(Saved data entries)
------------

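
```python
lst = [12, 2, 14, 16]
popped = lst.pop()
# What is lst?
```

[12, 2, 14]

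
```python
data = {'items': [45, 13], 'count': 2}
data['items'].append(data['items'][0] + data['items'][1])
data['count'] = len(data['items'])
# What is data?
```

After line 1: data = {'items': [45, 13], 'count': 2}
After line 2 (append 45 + 13 = 58): data = {'items': [45, 13, 58], 'count': 2}
After line 3 (count = len(items) = 3): data = {'items': [45, 13, 58], 'count': 3}

{'items': [45, 13, 58], 'count': 3}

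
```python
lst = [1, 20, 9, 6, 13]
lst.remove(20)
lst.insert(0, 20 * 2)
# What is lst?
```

After line 1: lst = [1, 20, 9, 6, 13]
After line 2 (remove first 20): lst = [1, 9, 6, 13]
After line 3 (insert 40 at index 0): lst = [40, 1, 9, 6, 13]

[40, 1, 9, 6, 13]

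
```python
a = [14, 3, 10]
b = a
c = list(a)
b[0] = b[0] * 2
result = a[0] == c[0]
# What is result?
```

After line 1: a = [14, 3, 10]
After line 2 (b = a, alias): a = [14, 3, 10], b = [14, 3, 10]
After line 3 (c = list(a) is a copy, new object): c = [14, 3, 10]
After line 4 (b[0] = 14 * 2 = 28; mutates shared a/b): a = b = [28, 3, 10], c = [14, 3, 10]
After line 5 (a[0] = 28, c[0] = 14; result = False)

False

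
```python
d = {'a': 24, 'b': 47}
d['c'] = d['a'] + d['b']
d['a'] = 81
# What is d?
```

After line 1: d = {'a': 24, 'b': 47}
After line 2 (d['c'] = 24 + 47): d = {'a': 24, 'b': 47, 'c': 71}
After line 3: d = {'a': 81, 'b': 47, 'c': 71}

{'a': 81, 'b': 47, 'c': 71}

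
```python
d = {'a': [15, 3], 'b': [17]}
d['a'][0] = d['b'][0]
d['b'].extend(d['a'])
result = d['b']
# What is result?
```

After line 1: d = {'a': [15, 3], 'b': [17]}
After line 2 (a[0] = b[0] = 17): d = {'a': [17, 3], 'b': [17]}
After line 3 (b.extend(a) appends [17, 3]): d = {'a': [17, 3], 'b': [17, 17, 3]}
After line 4: result = d['b'] = [17, 17, 3]

[17, 17, 3]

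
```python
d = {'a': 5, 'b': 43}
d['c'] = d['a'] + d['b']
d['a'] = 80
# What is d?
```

After line 1: d = {'a': 5, 'b': 43}
After line 2 (d['c'] = 5 + 43): d = {'a': 5, 'b': 43, 'c': 48}
After line 3: d = {'a': 80, 'b': 43, 'c': 48}

{'a': 80, 'b': 43, 'c': 48}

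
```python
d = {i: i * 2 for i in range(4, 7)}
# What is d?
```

{4: 8, 5: 10, 6: 12}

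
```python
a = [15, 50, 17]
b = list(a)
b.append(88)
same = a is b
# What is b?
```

After line 1: a = [15, 50, 17]
After line 2 (b = list(a) is a shallow copy, new object): a = [15, 50, 17], b = [15, 50, 17]
After line 3 (append only mutates b): a = [15, 50, 17], b = [15, 50, 17, 88]
After line 4 (same = a is b; different objects -> False): same = False

[15, 50, 17, 88]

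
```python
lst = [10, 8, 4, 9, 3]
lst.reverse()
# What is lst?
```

[3, 9, 4, 8, 10]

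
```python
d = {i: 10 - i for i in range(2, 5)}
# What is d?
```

{2: 8, 3: 7, 4: 6}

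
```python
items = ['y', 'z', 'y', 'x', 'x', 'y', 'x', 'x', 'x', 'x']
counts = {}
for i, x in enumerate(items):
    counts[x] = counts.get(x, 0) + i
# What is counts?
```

Initial: counts = {}, items = ['y', 'z', 'y', 'x', 'x', 'y', 'x', 'x', 'x', 'x']
i=0, x='y': counts = {'y': 0}
i=1, x='z': counts = {'y': 0, 'z': 1}
i=2, x='y': counts = {'y': 2, 'z': 1}
i=3, x='x': counts = {'y': 2, 'z': 1, 'x': 3}
i=4, x='x': counts = {'y': 2, 'z': 1, 'x': 7}
i=5, x='y': counts = {'y': 7, 'z': 1, 'x': 7}
i=6, x='x': counts = {'y': 7, 'z': 1, 'x': 13}
i=7, x='x': counts = {'y': 7, 'z': 1, 'x': 20}
i=8, x='x': counts = {'y': 7, 'z': 1, 'x': 28}
i=9, x='x': counts = {'y': 7, 'z': 1, 'x': 37}

{'y': 7, 'z': 1, 'x': 37}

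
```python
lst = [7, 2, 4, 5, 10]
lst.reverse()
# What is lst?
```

[10, 5, 4, 2, 7]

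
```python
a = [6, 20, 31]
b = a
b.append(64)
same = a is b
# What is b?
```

After line 1: a = [6, 20, 31]
After line 2 (b = a is an alias, same object): a = [6, 20, 31], b = [6, 20, 31]
After line 3 (b.append mutates the shared list): a = [6, 20, 31, 64], b = [6, 20, 31, 64]
After line 4 (same = a is b; same object -> True): same = True

[6, 20, 31, 64]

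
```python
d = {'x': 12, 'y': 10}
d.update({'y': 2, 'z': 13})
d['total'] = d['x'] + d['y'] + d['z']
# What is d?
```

After line 1: d = {'x': 12, 'y': 10}
After line 2 (y overwritten, z added): d = {'x': 12, 'y': 2, 'z': 13}
After line 3 (total = 12 + 2 + 13 = 27): d = {'x': 12, 'y': 2, 'z': 13, 'total': 27}

{'x': 12, 'y': 2, 'z': 13, 'total': 27}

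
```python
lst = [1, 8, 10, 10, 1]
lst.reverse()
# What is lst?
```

[1, 10, 10, 8, 1]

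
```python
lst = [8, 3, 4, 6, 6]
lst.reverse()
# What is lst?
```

[6, 6, 4, 3, 8]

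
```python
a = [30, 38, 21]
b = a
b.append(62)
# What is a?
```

After line 1: a = [30, 38, 21]
After line 2 (b = a is an alias, same object): a = [30, 38, 21], b = [30, 38, 21]
After line 3 (b.append mutates the shared list): a = [30, 38, 21, 62], b = [30, 38, 21, 62]

[30, 38, 21, 62]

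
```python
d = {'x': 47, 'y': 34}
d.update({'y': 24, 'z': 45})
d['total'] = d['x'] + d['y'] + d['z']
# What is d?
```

After line 1: d = {'x': 47, 'y': 34}
After line 2 (y overwritten, z added): d = {'x': 47, 'y': 24, 'z': 45}
After line 3 (total = 47 + 24 + 45 = 116): d = {'x': 47, 'y': 24, 'z': 45, 'total': 116}

{'x': 47, 'y': 24, 'z': 45, 'total': 116}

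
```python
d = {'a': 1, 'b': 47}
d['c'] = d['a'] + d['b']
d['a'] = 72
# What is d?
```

After line 1: d = {'a': 1, 'b': 47}
After line 2 (d['c'] = 1 + 47): d = {'a': 1, 'b': 47, 'c': 48}
After line 3: d = {'a': 72, 'b': 47, 'c': 48}

{'a': 72, 'b': 47, 'c': 48}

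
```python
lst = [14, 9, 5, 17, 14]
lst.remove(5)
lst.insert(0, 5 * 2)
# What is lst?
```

After line 1: lst = [14, 9, 5, 17, 14]
After line 2 (remove first 5): lst = [14, 9, 17, 14]
After line 3 (insert 10 at index 0): lst = [10, 14, 9, 17, 14]

[10, 14, 9, 17, 14]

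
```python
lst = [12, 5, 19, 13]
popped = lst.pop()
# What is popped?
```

13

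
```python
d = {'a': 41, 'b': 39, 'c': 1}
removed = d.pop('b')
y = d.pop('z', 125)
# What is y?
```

After line 1: d = {'a': 41, 'b': 39, 'c': 1}
After line 2 (pop 'b' returns 39): d = {'a': 41, 'c': 1}, removed = 39
After line 3 (pop 'z' missing, returns default 125): d = {'a': 41, 'c': 1}, y = 125

125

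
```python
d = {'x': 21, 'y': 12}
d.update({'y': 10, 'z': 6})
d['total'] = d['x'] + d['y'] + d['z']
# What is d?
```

After line 1: d = {'x': 21, 'y': 12}
After line 2 (y overwritten, z added): d = {'x': 21, 'y': 10, 'z': 6}
After line 3 (total = 21 + 10 + 6 = 37): d = {'x': 21, 'y': 10, 'z': 6, 'total': 37}

{'x': 21, 'y': 10, 'z': 6, 'total': 37}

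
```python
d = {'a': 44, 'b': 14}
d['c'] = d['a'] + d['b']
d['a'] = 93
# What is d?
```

After line 1: d = {'a': 44, 'b': 14}
After line 2 (d['c'] = 44 + 14): d = {'a': 44, 'b': 14, 'c': 58}
After line 3: d = {'a': 93, 'b': 14, 'c': 58}

{'a': 93, 'b': 14, 'c': 58}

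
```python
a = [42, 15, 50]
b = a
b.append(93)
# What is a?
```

After line 1: a = [42, 15, 50]
After line 2 (b = a is an alias, same object): a = [42, 15, 50], b = [42, 15, 50]
After line 3 (b.append mutates the shared list): a = [42, 15, 50, 93], b = [42, 15, 50, 93]

[42, 15, 50, 93]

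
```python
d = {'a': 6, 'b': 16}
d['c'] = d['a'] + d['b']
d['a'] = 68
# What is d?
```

After line 1: d = {'a': 6, 'b': 16}
After line 2 (d['c'] = 6 + 16): d = {'a': 6, 'b': 16, 'c': 22}
After line 3: d = {'a': 68, 'b': 16, 'c': 22}

{'a': 68, 'b': 16, 'c': 22}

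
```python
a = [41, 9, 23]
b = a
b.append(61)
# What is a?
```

After line 1: a = [41, 9, 23]
After line 2 (b = a is an alias, same object): a = [41, 9, 23], b = [41, 9, 23]
After line 3 (b.append mutates the shared list): a = [41, 9, 23, 61], b = [41, 9, 23, 61]

[41, 9, 23, 61]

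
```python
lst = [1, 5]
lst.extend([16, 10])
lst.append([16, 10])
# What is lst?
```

After line 1: lst = [1, 5]
After line 2 (extend unpacks [16, 10]): lst = [1, 5, 16, 10]
After line 3 (append adds [16, 10] as single element): lst = [1, 5, 16, 10, [16, 10]]

[1, 5, 16, 10, [16, 10]]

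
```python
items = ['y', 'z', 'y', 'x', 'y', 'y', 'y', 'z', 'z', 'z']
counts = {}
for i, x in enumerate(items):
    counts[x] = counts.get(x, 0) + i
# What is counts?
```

Initial: counts = {}, items = ['y', 'z', 'y', 'x', 'y', 'y', 'y', 'z', 'z', 'z']
i=0, x='y': counts = {'y': 0}
i=1, x='z': counts = {'y': 0, 'z': 1}
i=2, x='y': counts = {'y': 2, 'z': 1}
i=3, x='x': counts = {'y': 2, 'z': 1, 'x': 3}
i=4, x='y': counts = {'y': 6, 'z': 1, 'x': 3}
i=5, x='y': counts = {'y': 11, 'z': 1, 'x': 3}
i=6, x='y': counts = {'y': 17, 'z': 1, 'x': 3}
i=7, x='z': counts = {'y': 17, 'z': 8, 'x': 3}
i=8, x='z': counts = {'y': 17, 'z': 16, 'x': 3}
i=9, x='z': counts = {'y': 17, 'z': 25, 'x': 3}

{'y': 17, 'z': 25, 'x': 3}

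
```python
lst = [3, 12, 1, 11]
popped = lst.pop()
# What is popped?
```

11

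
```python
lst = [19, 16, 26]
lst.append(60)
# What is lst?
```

[19, 16, 26, 60]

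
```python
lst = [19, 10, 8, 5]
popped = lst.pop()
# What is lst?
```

[19, 10, 8]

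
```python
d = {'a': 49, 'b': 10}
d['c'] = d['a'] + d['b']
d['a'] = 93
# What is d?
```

After line 1: d = {'a': 49, 'b': 10}
After line 2 (d['c'] = 49 + 10): d = {'a': 49, 'b': 10, 'c': 59}
After line 3: d = {'a': 93, 'b': 10, 'c': 59}

{'a': 93, 'b': 10, 'c': 59}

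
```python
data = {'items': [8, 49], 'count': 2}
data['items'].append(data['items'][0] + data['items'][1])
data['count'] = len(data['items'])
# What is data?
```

After line 1: data = {'items': [8, 49], 'count': 2}
After line 2 (append 8 + 49 = 57): data = {'items': [8, 49, 57], 'count': 2}
After line 3 (count = len(items) = 3): data = {'items': [8, 49, 57], 'count': 3}

{'items': [8, 49, 57], 'count': 3}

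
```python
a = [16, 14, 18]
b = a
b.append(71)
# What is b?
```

After line 1: a = [16, 14, 18]
After line 2 (b = a is an alias, same object): a = [16, 14, 18], b = [16, 14, 18]
After line 3 (b.append mutates the shared list): a = [16, 14, 18, 71], b = [16, 14, 18, 71]

[16, 14, 18, 71]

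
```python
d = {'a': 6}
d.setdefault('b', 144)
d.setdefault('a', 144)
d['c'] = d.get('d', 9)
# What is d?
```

After line 1: d = {'a': 6}
After line 2 (setdefault adds 'b'=144): d = {'a': 6, 'b': 144}
After line 3 (setdefault 'a' no-op, already exists): d = {'a': 6, 'b': 144}
After line 4 (get('d', 9) returns default since 'd' not in d): d = {'a': 6, 'b': 144, 'c': 9}

{'a': 6, 'b': 144, 'c': 9}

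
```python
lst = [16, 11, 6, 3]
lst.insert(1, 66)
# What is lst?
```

[16, 66, 11, 6, 3]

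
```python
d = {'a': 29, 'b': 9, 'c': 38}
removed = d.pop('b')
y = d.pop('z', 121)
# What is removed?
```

After line 1: d = {'a': 29, 'b': 9, 'c': 38}
After line 2 (pop 'b' returns 9): d = {'a': 29, 'c': 38}, removed = 9
After line 3 (pop 'z' missing, returns default 121): d = {'a': 29, 'c': 38}, y = 121

9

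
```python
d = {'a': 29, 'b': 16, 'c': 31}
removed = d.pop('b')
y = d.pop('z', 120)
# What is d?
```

After line 1: d = {'a': 29, 'b': 16, 'c': 31}
After line 2 (pop 'b' returns 16): d = {'a': 29, 'c': 31}, removed = 16
After line 3 (pop 'z' missing, returns default 120): d = {'a': 29, 'c': 31}, y = 120

{'a': 29, 'c': 31}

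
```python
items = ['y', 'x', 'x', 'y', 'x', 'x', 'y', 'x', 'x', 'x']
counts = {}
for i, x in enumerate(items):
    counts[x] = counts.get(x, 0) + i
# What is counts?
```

Initial: counts = {}, items = ['y', 'x', 'x', 'y', 'x', 'x', 'y', 'x', 'x', 'x']
i=0, x='y': counts = {'y': 0}
i=1, x='x': counts = {'y': 0, 'x': 1}
i=2, x='x': counts = {'y': 0, 'x': 3}
i=3, x='y': counts = {'y': 3, 'x': 3}
i=4, x='x': counts = {'y': 3, 'x': 7}
i=5, x='x': counts = {'y': 3, 'x': 12}
i=6, x='y': counts = {'y': 9, 'x': 12}
i=7, x='x': counts = {'y': 9, 'x': 19}
i=8, x='x': counts = {'y': 9, 'x': 27}
i=9, x='x': counts = {'y': 9, 'x': 36}

{'y': 9, 'x': 36}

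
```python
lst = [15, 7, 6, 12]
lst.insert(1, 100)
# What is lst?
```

[15, 100, 7, 6, 12]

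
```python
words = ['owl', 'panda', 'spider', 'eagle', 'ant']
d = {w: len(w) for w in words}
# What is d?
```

{'owl': 3, 'panda': 5, 'spider': 6, 'eagle': 5, 'ant': 3}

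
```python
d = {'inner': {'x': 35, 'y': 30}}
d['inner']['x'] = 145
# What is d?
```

After line 1: d = {'inner': {'x': 35, 'y': 30}}
After line 2 (inner x overwritten): d = {'inner': {'x': 145, 'y': 30}}

{'inner': {'x': 145, 'y': 30}}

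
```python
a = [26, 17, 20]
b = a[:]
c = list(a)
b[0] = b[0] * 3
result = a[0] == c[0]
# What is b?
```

After line 1: a = [26, 17, 20]
After line 2 (b = a[:], copy): a = [26, 17, 20], b = [26, 17, 20]
After line 3 (c = list(a) is a copy, new object): c = [26, 17, 20]
After line 4 (b[0] = 26 * 3 = 78; only b mutates (copy)): a = [26, 17, 20], b = [78, 17, 20], c = [26, 17, 20]
After line 5 (a[0] = 26, c[0] = 26; result = True)

[78, 17, 20]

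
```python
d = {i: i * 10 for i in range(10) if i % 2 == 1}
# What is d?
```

{1: 10, 3: 30, 5: 50, 7: 70, 9: 90}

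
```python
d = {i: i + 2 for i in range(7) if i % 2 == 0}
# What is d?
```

{0: 2, 2: 4, 4: 6, 6: 8}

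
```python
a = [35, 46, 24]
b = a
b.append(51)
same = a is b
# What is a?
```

After line 1: a = [35, 46, 24]
After line 2 (b = a is an alias, same object): a = [35, 46, 24], b = [35, 46, 24]
After line 3 (b.append mutates the shared list): a = [35, 46, 24, 51], b = [35, 46, 24, 51]
After line 4 (same = a is b; same object -> True): same = True

[35, 46, 24, 51]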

------------

**REQUIREMENT:**
Count how many lines in the records above hold the word "update", and answer with that number alone.

**EXERCISE SOLUTION:**
3